§ **Exercise aim**
Down to the final character, output the records below as they stand.

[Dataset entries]
--

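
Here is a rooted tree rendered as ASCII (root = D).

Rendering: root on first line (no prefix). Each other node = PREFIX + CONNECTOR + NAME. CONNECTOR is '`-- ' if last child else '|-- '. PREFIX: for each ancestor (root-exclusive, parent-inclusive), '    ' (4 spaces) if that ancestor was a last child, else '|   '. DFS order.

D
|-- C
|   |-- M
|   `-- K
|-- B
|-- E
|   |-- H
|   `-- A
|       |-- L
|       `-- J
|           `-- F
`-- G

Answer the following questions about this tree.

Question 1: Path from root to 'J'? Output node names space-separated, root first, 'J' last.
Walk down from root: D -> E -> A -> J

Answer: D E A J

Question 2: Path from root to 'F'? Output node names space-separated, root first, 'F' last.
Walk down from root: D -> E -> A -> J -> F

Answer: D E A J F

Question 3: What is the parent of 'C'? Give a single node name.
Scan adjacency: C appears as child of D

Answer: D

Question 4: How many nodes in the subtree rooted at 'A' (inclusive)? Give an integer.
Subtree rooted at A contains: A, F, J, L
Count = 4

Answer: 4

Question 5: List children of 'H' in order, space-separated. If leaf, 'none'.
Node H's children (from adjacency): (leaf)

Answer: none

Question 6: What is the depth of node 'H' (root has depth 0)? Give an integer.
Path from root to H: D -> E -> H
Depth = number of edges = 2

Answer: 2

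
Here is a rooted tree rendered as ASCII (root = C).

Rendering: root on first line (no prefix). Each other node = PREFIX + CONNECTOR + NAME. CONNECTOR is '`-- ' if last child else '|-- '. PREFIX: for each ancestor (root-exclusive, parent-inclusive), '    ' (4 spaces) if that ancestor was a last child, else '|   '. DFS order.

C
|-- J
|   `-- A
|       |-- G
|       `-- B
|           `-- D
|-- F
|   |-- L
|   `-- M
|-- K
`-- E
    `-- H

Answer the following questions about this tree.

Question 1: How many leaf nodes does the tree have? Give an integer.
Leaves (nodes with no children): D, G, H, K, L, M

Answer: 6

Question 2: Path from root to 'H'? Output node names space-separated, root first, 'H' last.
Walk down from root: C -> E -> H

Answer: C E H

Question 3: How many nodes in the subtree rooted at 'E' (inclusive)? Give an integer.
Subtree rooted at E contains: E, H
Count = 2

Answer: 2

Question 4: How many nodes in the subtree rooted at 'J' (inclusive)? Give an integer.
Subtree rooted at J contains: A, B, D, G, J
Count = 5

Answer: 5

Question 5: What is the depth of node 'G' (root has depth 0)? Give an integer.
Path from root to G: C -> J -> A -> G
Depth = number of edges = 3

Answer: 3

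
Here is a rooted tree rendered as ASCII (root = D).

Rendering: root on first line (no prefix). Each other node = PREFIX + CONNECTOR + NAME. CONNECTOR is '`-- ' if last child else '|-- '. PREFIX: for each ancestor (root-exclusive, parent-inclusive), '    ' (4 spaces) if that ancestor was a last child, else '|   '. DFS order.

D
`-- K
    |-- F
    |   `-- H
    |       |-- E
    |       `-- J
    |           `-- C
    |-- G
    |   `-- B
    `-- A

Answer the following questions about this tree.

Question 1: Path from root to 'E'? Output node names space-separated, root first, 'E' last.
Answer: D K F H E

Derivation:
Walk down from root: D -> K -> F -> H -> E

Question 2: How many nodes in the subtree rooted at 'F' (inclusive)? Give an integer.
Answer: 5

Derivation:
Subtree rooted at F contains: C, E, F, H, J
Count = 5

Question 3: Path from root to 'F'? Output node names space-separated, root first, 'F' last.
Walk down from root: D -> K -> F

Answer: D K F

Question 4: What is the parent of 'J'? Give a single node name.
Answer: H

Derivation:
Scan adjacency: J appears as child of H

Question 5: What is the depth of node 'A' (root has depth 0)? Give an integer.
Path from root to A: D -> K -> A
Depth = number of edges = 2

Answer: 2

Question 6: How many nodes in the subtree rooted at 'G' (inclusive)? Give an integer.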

--

§ **Reply to the task**
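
Here is a rooted tree rendered as ASCII (root = D).

Rendering: root on first line (no prefix). Each other node = PREFIX + CONNECTOR + NAME. CONNECTOR is '`-- ' if last child else '|-- '. PREFIX: for each ancestor (root-exclusive, parent-inclusive), '    ' (4 spaces) if that ancestor was a last child, else '|   '. DFS order.

D
|-- C
|   |-- M
|   `-- K
|-- B
|-- E
|   |-- H
|   `-- A
|       |-- L
|       `-- J
|           `-- F
`-- G

Answer the following questions about this tree.

Question 1: Path from root to 'J'? Output node names space-separated, root first, 'J' last.
Walk down from root: D -> E -> A -> J

Answer: D E A J

Question 2: Path from root to 'F'? Output node names space-separated, root first, 'F' last.
Walk down from root: D -> E -> A -> J -> F

Answer: D E A J F

Question 3: What is the parent of 'C'? Give a single node name.
Scan adjacency: C appears as child of D

Answer: D

Question 4: How many nodes in the subtree rooted at 'A' (inclusive)? Give an integer.
Subtree rooted at A contains: A, F, J, L
Count = 4

Answer: 4

Question 5: List children of 'H' in order, space-separated. If leaf, 'none'.
Node H's children (from adjacency): (leaf)

Answer: none

Question 6: What is the depth of node 'H' (root has depth 0)? Give an integer.
Path from root to H: D -> E -> H
Depth = number of edges = 2

Answer: 2

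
Here is a rooted tree rendered as ASCII (root = C).

Rendering: root on first line (no prefix). Each other node = PREFIX + CONNECTOR + NAME. CONNECTOR is '`-- ' if last child else '|-- '. PREFIX: for each ancestor (root-exclusive, parent-inclusive), '    ' (4 spaces) if that ancestor was a last child, else '|   '. DFS order.

C
|-- J
|   `-- A
|       |-- G
|       `-- B
|           `-- D
|-- F
|   |-- L
|   `-- M
|-- K
`-- E
    `-- H

Answer the following questions about this tree.

Question 1: How many leaf nodes does the tree have? Give an integer.
Leaves (nodes with no children): D, G, H, K, L, M

Answer: 6

Question 2: Path from root to 'H'? Output node names space-separated, root first, 'H' last.
Walk down from root: C -> E -> H

Answer: C E H

Question 3: How many nodes in the subtree rooted at 'E' (inclusive)? Give an integer.
Subtree rooted at E contains: E, H
Count = 2

Answer: 2

Question 4: How many nodes in the subtree rooted at 'J' (inclusive)? Give an integer.
Subtree rooted at J contains: A, B, D, G, J
Count = 5

Answer: 5

Question 5: What is the depth of node 'G' (root has depth 0)? Give an integer.
Path from root to G: C -> J -> A -> G
Depth = number of edges = 3

Answer: 3

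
Here is a rooted tree rendered as ASCII (root = D).

Rendering: root on first line (no prefix). Each other node = PREFIX + CONNECTOR + NAME. CONNECTOR is '`-- ' if last child else '|-- '. PREFIX: for each ancestor (root-exclusive, parent-inclusive), '    ' (4 spaces) if that ancestor was a last child, else '|   '. DFS order.

D
`-- K
    |-- F
    |   `-- H
    |       |-- E
    |       `-- J
    |           `-- C
    |-- G
    |   `-- B
    `-- A

Answer the following questions about this tree.

Question 1: Path from root to 'E'? Output node names space-separated, root first, 'E' last.
Answer: D K F H E

Derivation:
Walk down from root: D -> K -> F -> H -> E

Question 2: How many nodes in the subtree rooted at 'F' (inclusive)? Give an integer.
Answer: 5

Derivation:
Subtree rooted at F contains: C, E, F, H, J
Count = 5

Question 3: Path from root to 'F'? Output node names space-separated, root first, 'F' last.
Walk down from root: D -> K -> F

Answer: D K F

Question 4: What is the parent of 'J'? Give a single node name.
Answer: H

Derivation:
Scan adjacency: J appears as child of H

Question 5: What is the depth of node 'A' (root has depth 0)? Give an integer.
Path from root to A: D -> K -> A
Depth = number of edges = 2

Answer: 2

Question 6: How many nodes in the subtree rooted at 'G' (inclusive)? Give an integer.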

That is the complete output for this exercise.